--- Exercise details ---
Take the entries below and print, exactly, the stretch from the line containing "- 7 at (-132.92, 94.69)" through the line containing "- 12 at (96.95, -104.81)", both included.

(Saved data entries)
::::

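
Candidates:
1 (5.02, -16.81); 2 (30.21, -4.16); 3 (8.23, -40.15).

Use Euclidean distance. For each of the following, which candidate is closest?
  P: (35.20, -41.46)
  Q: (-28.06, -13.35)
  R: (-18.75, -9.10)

P at (35.20, -41.46):
  1: 38.97
  2: 37.63
  3: 27.00
  → nearest: 3 (27.00)
Q at (-28.06, -13.35):
  1: 33.26
  2: 58.99
  3: 45.11
  → nearest: 1 (33.26)
R at (-18.75, -9.10):
  1: 24.99
  2: 49.21
  3: 41.13
  → nearest: 1 (24.99)

P→3; Q→1; R→1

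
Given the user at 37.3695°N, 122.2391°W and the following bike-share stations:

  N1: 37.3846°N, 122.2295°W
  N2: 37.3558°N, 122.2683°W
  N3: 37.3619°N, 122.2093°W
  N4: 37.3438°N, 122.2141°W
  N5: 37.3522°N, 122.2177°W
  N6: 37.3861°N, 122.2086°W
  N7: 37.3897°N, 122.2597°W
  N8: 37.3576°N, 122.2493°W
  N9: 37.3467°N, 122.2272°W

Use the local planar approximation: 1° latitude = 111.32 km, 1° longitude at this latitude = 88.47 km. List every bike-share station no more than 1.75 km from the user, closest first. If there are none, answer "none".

Distances from 37.3695°N, 122.2391°W:
N1: √((0.0151·111.32)² + (0.0096·88.47)²) = √(2.825532 + 0.721331) = 1.8833 km
N2: √((-0.0137·111.32)² + (-0.0292·88.47)²) = √(2.325881 + 6.673563) = 2.9999 km
N3: √((-0.0076·111.32)² + (0.0298·88.47)²) = √(0.715770 + 6.950637) = 2.7688 km
N4: √((-0.0257·111.32)² + (0.0250·88.47)²) = √(8.184886 + 4.891838) = 3.6162 km
N5: √((-0.0173·111.32)² + (0.0214·88.47)²) = √(3.708844 + 3.584426) = 2.7006 km
N6: √((0.0166·111.32)² + (0.0305·88.47)²) = √(3.414779 + 7.281012) = 3.2704 km
N7: √((0.0202·111.32)² + (-0.0206·88.47)²) = √(5.056490 + 3.321441) = 2.8945 km
N8: √((-0.0119·111.32)² + (-0.0102·88.47)²) = √(1.754851 + 0.814315) = 1.6029 km
N9: √((-0.0228·111.32)² + (0.0119·88.47)²) = √(6.441931 + 1.108373) = 2.7478 km
Threshold 1.75 km: N8 (1.6029 km) is within range.

N8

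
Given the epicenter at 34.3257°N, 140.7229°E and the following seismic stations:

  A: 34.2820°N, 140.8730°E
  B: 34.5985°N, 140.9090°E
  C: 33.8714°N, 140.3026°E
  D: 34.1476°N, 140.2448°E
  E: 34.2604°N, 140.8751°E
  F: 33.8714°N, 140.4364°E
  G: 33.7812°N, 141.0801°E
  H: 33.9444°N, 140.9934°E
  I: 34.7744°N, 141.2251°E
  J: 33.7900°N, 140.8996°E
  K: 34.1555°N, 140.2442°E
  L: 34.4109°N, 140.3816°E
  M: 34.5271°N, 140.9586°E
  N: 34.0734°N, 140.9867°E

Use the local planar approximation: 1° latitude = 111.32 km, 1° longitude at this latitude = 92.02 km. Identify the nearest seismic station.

Distances from 34.3257°N, 140.7229°E:
A: 14.6438 km
B: 34.8638 km
C: 63.6665 km
D: 48.2557 km
E: 15.7795 km
F: 57.0319 km
G: 68.9524 km
H: 49.2064 km
I: 68.0479 km
J: 61.8111 km
K: 47.9518 km
L: 32.8073 km
M: 31.1940 km
N: 37.1227 km
Minimum: A at 14.6438 km.

A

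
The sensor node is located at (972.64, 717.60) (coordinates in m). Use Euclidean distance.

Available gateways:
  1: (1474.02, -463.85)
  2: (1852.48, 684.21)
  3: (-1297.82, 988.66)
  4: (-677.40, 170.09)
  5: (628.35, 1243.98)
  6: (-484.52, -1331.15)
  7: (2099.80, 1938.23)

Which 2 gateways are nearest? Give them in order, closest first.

Distances from (972.64, 717.60):
1: √((501.38)² + (-1181.45)²) = √(251381.9044 + 1395824.1025) = 1283.44 m
2: √((879.84)² + (-33.39)²) = √(774118.4256 + 1114.8921) = 880.47 m
3: √((-2270.46)² + (271.06)²) = √(5154988.6116 + 73473.5236) = 2286.58 m
4: √((-1650.04)² + (-547.51)²) = √(2722632.0016 + 299767.2001) = 1738.50 m
5: √((-344.29)² + (526.38)²) = √(118535.6041 + 277075.9044) = 628.98 m
6: √((-1457.16)² + (-2048.75)²) = √(2123315.2656 + 4197376.5625) = 2514.10 m
7: √((1127.16)² + (1220.63)²) = √(1270489.6656 + 1489937.5969) = 1661.45 m
Sorted: 5 (628.98 m) < 2 (880.47 m) < 1 (1283.44 m) < 7 (1661.45 m) < …

5, 2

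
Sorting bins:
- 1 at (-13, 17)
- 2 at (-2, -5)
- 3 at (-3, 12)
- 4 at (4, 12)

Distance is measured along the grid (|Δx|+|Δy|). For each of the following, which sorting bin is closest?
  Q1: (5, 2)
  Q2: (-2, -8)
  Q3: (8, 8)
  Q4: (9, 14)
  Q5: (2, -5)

Q1 at (5, 2):
  1: |-18| + |15| = 18 + 15 = 33
  2: |-7| + |-7| = 7 + 7 = 14
  3: |-8| + |10| = 8 + 10 = 18
  4: |-1| + |10| = 1 + 10 = 11
  → nearest: 4 (11)
Q2 at (-2, -8):
  1: |-11| + |25| = 11 + 25 = 36
  2: |0| + |3| = 0 + 3 = 3
  3: |-1| + |20| = 1 + 20 = 21
  4: |6| + |20| = 6 + 20 = 26
  → nearest: 2 (3)
Q3 at (8, 8):
  1: |-21| + |9| = 21 + 9 = 30
  2: |-10| + |-13| = 10 + 13 = 23
  3: |-11| + |4| = 11 + 4 = 15
  4: |-4| + |4| = 4 + 4 = 8
  → nearest: 4 (8)
Q4 at (9, 14):
  1: |-22| + |3| = 22 + 3 = 25
  2: |-11| + |-19| = 11 + 19 = 30
  3: |-12| + |-2| = 12 + 2 = 14
  4: |-5| + |-2| = 5 + 2 = 7
  → nearest: 4 (7)
Q5 at (2, -5):
  1: |-15| + |22| = 15 + 22 = 37
  2: |-4| + |0| = 4 + 0 = 4
  3: |-5| + |17| = 5 + 17 = 22
  4: |2| + |17| = 2 + 17 = 19
  → nearest: 2 (4)

Q1→4; Q2→2; Q3→4; Q4→4; Q5→2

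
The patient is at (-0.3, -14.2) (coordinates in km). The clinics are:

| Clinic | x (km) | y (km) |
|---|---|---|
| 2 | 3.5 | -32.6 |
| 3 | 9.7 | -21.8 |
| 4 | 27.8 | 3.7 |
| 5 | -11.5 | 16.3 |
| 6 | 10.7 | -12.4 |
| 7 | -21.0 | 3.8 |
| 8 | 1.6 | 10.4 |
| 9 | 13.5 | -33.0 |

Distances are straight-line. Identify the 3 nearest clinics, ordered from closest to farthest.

Distances from (-0.3, -14.2):
2: 18.8 km
3: 12.6 km
4: 33.3 km
5: 32.5 km
6: 11.1 km
7: 27.4 km
8: 24.7 km
9: 23.3 km
Sorted: 6 (11.1 km) < 3 (12.6 km) < 2 (18.8 km) < 9 (23.3 km) < 8 (24.7 km) < …

6, 3, 2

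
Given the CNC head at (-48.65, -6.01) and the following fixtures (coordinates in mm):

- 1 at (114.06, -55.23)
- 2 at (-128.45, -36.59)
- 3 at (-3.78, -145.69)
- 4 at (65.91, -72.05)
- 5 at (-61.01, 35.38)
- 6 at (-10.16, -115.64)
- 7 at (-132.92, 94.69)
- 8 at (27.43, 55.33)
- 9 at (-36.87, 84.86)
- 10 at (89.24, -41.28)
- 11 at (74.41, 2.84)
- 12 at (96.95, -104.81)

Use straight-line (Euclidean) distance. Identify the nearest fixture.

Distances from (-48.65, -6.01):
1: √((162.71)² + (-49.22)²) = √(26474.5441 + 2422.6084) = 169.99 mm
2: √((-79.80)² + (-30.58)²) = √(6368.0400 + 935.1364) = 85.46 mm
3: √((44.87)² + (-139.68)²) = √(2013.3169 + 19510.5024) = 146.71 mm
4: √((114.56)² + (-66.04)²) = √(13123.9936 + 4361.2816) = 132.23 mm
5: √((-12.36)² + (41.39)²) = √(152.7696 + 1713.1321) = 43.20 mm
6: √((38.49)² + (-109.63)²) = √(1481.4801 + 12018.7369) = 116.19 mm
7: √((-84.27)² + (100.70)²) = √(7101.4329 + 10140.4900) = 131.31 mm
8: √((76.08)² + (61.34)²) = √(5788.1664 + 3762.5956) = 97.73 mm
9: √((11.78)² + (90.87)²) = √(138.7684 + 8257.3569) = 91.63 mm
10: √((137.89)² + (-35.27)²) = √(19013.6521 + 1243.9729) = 142.33 mm
11: √((123.06)² + (8.85)²) = √(15143.7636 + 78.3225) = 123.38 mm
12: √((145.60)² + (-98.80)²) = √(21199.3600 + 9761.4400) = 175.96 mm
Minimum: 5 at 43.20 mm.

5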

::::

--- Finished exercise ---
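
- 7 at (-132.92, 94.69)
- 8 at (27.43, 55.33)
- 9 at (-36.87, 84.86)
- 10 at (89.24, -41.28)
- 11 at (74.41, 2.84)
- 12 at (96.95, -104.81)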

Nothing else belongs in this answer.